Go through the entries below and report how many lines contain the string "period". Nothing but the number is wanted.

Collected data
□ □ □ □ □ □ □

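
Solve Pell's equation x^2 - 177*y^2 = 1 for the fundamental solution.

First expand sqrt(177) as a continued fraction. With x_i = (sqrt(177) + m_i)/d_i and (m_0, d_0) = (0, 1): a_0 = floor(sqrt(177)) = 13, since 13^2 = 169 <= 177 < 196 = 14^2.
Iterate m_{i+1} = d_i*a_i - m_i, d_{i+1} = (177 - m_{i+1}^2)/d_i, a_{i+1} = floor((a_0 + m_{i+1})/d_{i+1}):
  m_1 = 1*13 - 0 = 13, d_1 = (177 - 13^2)/1 = 8/1 = 8, a_1 = floor((13 + 13)/8) = 3.
  m_2 = 8*3 - 13 = 11, d_2 = (177 - 11^2)/8 = 56/8 = 7, a_2 = floor((13 + 11)/7) = 3.
  m_3 = 7*3 - 11 = 10, d_3 = (177 - 10^2)/7 = 77/7 = 11, a_3 = floor((13 + 10)/11) = 2.
  m_4 = 11*2 - 10 = 12, d_4 = (177 - 12^2)/11 = 33/11 = 3, a_4 = floor((13 + 12)/3) = 8.
  m_5 = 3*8 - 12 = 12, d_5 = (177 - 12^2)/3 = 33/3 = 11, a_5 = floor((13 + 12)/11) = 2.
  m_6 = 11*2 - 12 = 10, d_6 = (177 - 10^2)/11 = 77/11 = 7, a_6 = floor((13 + 10)/7) = 3.
  m_7 = 7*3 - 10 = 11, d_7 = (177 - 11^2)/7 = 56/7 = 8, a_7 = floor((13 + 11)/8) = 3.
  m_8 = 8*3 - 11 = 13, d_8 = (177 - 13^2)/8 = 8/8 = 1, a_8 = floor((13 + 13)/1) = 26.
  m_9 = 1*26 - 13 = 13, d_9 = (177 - 13^2)/1 = 8/1 = 8: (m_9, d_9) = (m_1, d_1) = (13, 8), so from here the quotients repeat a_1, ..., a_8; the period length is 8.
So sqrt(177) = [13; (3, 3, 2, 8, 2, 3, 3, 26)] with period length k = 8.
k is even, so the fundamental solution of x^2 - 177y^2 = 1 is (p_{k-1}, q_{k-1}) = (p_7, q_7); compute convergents through index 7.
Convergents (p_i = a_i*p_{i-1} + p_{i-2}, q_i = a_i*q_{i-1} + q_{i-2} with p_{-2}=0, p_{-1}=1, q_{-2}=1, q_{-1}=0):
  i=0: a_0=13, p_0 = 13*1 + 0 = 13, q_0 = 13*0 + 1 = 1.
  i=1: a_1=3, p_1 = 3*13 + 1 = 40, q_1 = 3*1 + 0 = 3.
  i=2: a_2=3, p_2 = 3*40 + 13 = 133, q_2 = 3*3 + 1 = 10.
  i=3: a_3=2, p_3 = 2*133 + 40 = 306, q_3 = 2*10 + 3 = 23.
  i=4: a_4=8, p_4 = 8*306 + 133 = 2581, q_4 = 8*23 + 10 = 194.
  i=5: a_5=2, p_5 = 2*2581 + 306 = 5468, q_5 = 2*194 + 23 = 411.
  i=6: a_6=3, p_6 = 3*5468 + 2581 = 18985, q_6 = 3*411 + 194 = 1427.
  i=7: a_7=3, p_7 = 3*18985 + 5468 = 62423, q_7 = 3*1427 + 411 = 4692.
Check: 62423^2 - 177*4692^2 = 3896630929 - 3896630928 = 1, so (x, y) = (62423, 4692) solves the equation, and by the theorem it is the least positive solution.

(x, y) = (62423, 4692)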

□ □ □ □ □ □ □

* _YOUR RESPONSE_
2